Dataset entries:
◆ ◆ ◆ ◆ ◆
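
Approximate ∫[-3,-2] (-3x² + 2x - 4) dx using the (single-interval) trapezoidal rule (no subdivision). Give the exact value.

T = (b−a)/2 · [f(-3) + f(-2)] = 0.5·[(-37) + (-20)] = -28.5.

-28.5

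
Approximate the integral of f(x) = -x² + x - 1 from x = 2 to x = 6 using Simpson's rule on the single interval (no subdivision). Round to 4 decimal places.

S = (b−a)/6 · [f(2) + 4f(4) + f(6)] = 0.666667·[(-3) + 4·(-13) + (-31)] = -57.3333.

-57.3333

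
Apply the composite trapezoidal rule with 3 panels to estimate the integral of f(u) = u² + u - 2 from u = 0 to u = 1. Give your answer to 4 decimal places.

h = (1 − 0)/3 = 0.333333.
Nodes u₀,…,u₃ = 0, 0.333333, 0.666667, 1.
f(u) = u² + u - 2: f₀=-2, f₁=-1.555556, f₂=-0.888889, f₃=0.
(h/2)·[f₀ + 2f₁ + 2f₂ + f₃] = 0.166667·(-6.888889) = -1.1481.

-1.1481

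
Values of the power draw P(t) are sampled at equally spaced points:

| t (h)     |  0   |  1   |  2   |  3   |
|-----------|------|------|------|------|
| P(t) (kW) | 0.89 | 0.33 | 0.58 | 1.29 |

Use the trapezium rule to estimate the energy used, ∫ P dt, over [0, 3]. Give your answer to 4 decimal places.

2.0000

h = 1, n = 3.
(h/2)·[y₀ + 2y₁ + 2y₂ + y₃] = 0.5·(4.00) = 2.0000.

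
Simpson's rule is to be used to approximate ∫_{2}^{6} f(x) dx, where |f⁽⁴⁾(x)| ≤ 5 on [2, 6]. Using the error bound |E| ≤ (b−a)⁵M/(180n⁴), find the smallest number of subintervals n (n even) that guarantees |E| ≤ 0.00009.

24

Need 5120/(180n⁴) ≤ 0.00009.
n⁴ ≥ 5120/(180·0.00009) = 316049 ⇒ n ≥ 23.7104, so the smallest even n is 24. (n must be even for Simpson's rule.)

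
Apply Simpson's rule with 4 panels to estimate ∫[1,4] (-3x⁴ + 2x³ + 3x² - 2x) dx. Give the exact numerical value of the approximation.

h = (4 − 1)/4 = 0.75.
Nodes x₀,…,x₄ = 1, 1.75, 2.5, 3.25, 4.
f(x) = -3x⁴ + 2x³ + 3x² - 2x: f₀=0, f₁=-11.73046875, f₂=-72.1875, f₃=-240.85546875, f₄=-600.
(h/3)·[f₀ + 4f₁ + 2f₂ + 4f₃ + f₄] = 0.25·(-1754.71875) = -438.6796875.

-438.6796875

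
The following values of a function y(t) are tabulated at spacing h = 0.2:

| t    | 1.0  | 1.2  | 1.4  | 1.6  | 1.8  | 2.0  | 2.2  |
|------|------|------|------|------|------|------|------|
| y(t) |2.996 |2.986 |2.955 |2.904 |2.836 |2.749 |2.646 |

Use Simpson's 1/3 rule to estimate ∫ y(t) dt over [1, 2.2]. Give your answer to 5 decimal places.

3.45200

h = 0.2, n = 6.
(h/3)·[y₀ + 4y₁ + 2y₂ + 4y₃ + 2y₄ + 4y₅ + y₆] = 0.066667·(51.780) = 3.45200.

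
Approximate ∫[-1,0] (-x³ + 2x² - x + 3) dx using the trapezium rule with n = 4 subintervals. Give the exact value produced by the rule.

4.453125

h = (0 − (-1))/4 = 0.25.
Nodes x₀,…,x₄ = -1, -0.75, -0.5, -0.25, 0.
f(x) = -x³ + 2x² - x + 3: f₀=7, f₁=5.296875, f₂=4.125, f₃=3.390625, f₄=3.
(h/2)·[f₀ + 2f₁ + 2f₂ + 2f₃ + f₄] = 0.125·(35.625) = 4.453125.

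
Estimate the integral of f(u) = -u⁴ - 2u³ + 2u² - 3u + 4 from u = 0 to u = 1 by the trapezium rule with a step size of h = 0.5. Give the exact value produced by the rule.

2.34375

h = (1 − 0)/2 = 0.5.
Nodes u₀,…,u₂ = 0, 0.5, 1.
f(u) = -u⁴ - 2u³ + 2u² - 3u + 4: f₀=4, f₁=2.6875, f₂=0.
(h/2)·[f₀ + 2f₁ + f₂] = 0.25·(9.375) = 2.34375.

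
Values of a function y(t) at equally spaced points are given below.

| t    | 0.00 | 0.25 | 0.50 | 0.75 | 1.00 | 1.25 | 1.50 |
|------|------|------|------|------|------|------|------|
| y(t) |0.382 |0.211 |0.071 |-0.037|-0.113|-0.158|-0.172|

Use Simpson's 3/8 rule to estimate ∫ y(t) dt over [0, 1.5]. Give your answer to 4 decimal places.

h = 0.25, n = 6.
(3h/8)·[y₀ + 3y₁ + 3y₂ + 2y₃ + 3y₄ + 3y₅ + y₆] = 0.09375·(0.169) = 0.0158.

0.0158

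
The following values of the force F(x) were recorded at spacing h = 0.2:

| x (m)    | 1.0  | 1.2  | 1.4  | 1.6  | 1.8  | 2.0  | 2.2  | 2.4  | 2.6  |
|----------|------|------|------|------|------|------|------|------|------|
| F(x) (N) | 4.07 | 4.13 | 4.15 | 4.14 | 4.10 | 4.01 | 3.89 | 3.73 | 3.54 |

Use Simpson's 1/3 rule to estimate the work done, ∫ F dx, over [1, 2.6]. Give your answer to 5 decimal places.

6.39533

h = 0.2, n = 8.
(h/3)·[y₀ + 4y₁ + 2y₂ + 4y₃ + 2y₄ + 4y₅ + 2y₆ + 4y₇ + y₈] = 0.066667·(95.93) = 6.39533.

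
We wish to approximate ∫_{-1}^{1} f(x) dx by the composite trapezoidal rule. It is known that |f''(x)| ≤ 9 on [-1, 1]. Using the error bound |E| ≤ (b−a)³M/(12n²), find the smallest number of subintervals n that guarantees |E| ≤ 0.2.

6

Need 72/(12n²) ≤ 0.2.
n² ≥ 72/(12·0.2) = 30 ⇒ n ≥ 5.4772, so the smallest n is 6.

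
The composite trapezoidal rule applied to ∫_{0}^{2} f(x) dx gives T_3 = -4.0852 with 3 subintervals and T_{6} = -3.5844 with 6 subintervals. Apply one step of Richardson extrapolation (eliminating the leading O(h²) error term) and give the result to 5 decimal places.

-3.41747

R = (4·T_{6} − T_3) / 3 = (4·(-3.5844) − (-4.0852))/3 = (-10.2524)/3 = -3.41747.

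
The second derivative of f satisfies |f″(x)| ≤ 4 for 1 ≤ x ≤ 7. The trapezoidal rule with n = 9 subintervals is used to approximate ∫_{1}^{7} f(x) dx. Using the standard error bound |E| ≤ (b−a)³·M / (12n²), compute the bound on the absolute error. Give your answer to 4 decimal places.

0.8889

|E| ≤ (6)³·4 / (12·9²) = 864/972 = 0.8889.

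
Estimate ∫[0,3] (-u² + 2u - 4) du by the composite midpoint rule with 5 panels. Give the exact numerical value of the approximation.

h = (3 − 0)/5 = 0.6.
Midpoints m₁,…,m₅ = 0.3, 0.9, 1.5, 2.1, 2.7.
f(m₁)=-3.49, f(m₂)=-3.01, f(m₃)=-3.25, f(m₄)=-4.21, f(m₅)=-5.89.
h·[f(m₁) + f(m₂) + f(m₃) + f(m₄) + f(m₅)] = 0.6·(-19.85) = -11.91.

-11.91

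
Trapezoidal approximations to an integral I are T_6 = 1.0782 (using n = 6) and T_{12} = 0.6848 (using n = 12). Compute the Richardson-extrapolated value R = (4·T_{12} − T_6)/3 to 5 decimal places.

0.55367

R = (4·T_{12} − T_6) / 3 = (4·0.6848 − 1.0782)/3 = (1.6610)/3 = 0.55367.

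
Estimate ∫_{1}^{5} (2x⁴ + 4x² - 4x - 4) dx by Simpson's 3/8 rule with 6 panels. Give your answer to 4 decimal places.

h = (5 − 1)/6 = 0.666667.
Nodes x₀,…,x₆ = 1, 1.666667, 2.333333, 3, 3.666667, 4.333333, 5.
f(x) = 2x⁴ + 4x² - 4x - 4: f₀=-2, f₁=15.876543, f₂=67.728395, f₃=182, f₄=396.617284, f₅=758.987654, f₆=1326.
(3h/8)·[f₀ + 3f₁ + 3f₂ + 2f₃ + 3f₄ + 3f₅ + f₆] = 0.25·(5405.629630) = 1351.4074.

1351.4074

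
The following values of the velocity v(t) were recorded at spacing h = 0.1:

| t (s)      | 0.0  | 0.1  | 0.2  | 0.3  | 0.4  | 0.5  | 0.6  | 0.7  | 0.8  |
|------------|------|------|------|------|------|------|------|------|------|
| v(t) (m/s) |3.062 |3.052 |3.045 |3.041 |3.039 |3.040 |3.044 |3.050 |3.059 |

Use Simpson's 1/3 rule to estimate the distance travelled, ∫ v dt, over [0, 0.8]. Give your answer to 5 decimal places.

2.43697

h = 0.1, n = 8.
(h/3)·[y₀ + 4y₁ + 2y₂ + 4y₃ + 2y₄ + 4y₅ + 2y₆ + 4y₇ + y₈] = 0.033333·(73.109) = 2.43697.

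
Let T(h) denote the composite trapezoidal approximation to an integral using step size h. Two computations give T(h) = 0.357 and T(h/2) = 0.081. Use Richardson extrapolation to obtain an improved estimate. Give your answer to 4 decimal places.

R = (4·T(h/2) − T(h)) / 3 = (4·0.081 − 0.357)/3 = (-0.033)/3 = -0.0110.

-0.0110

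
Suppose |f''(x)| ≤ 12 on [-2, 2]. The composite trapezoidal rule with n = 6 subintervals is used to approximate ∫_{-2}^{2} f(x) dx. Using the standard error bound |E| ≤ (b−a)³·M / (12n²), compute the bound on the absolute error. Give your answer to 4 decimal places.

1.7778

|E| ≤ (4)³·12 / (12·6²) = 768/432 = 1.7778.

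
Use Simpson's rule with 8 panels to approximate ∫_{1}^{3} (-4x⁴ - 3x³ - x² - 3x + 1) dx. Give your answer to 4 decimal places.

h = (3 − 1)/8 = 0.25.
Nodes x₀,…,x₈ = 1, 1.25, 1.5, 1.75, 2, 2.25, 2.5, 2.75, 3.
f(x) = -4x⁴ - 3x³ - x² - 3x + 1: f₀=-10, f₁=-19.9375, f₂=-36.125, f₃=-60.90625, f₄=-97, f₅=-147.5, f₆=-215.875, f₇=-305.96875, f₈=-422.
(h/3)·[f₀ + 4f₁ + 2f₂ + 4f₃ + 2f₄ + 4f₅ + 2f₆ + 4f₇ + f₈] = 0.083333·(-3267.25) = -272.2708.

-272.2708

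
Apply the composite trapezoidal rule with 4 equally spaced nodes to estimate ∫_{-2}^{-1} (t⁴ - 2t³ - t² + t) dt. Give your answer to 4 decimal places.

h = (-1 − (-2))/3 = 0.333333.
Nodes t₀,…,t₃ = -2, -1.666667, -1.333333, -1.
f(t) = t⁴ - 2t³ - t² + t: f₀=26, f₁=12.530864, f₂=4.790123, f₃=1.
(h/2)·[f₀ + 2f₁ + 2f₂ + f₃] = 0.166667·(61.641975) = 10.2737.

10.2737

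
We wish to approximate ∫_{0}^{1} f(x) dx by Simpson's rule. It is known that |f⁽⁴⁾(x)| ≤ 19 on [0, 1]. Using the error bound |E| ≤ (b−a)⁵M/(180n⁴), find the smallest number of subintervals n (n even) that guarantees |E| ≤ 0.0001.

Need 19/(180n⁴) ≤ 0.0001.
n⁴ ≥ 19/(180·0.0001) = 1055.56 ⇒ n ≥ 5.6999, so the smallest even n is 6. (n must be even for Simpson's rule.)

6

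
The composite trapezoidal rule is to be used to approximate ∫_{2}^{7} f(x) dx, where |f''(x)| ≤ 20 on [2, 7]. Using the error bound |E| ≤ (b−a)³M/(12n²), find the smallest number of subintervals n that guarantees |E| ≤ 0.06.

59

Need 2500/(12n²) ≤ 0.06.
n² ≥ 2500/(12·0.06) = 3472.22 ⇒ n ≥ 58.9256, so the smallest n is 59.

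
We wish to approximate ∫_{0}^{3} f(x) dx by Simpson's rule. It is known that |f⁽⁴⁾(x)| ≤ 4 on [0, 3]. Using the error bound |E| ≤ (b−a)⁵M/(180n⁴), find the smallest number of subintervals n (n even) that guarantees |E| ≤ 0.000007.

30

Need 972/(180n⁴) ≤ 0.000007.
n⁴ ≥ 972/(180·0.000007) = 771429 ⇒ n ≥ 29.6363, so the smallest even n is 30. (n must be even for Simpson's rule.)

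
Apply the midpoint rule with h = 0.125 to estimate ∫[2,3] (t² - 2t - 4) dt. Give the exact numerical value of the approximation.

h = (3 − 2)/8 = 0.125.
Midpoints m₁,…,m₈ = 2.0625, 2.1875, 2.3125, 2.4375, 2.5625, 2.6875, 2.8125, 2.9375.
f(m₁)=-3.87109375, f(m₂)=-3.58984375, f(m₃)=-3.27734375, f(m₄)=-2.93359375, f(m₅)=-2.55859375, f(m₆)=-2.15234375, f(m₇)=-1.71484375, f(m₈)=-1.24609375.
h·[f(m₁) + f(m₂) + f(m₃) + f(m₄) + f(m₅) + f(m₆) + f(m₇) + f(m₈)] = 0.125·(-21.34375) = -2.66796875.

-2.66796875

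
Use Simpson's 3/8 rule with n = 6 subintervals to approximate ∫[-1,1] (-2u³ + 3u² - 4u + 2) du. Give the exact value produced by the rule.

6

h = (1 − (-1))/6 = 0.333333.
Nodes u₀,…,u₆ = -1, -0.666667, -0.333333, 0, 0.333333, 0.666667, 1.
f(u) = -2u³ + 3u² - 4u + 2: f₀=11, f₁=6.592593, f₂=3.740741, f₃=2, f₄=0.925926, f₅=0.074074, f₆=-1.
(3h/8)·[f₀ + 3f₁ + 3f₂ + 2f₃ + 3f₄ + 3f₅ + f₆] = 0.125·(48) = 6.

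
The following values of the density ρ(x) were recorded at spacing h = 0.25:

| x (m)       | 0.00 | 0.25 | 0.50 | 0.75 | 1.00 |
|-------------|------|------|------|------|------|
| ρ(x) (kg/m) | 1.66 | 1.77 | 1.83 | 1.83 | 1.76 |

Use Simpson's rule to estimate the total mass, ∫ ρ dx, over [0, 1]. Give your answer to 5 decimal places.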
◆ ◆ ◆ ◆ ◆
Activity: In the records above, find the lines containing "following" and copy them.

Exercise response:
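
The following values of a function y(t) are tabulated at spacing h = 0.2:
The following values of the force F(x) were recorded at spacing h = 0.2:
The following values of the velocity v(t) were recorded at spacing h = 0.1:
The following values of the density ρ(x) were recorded at spacing h = 0.25: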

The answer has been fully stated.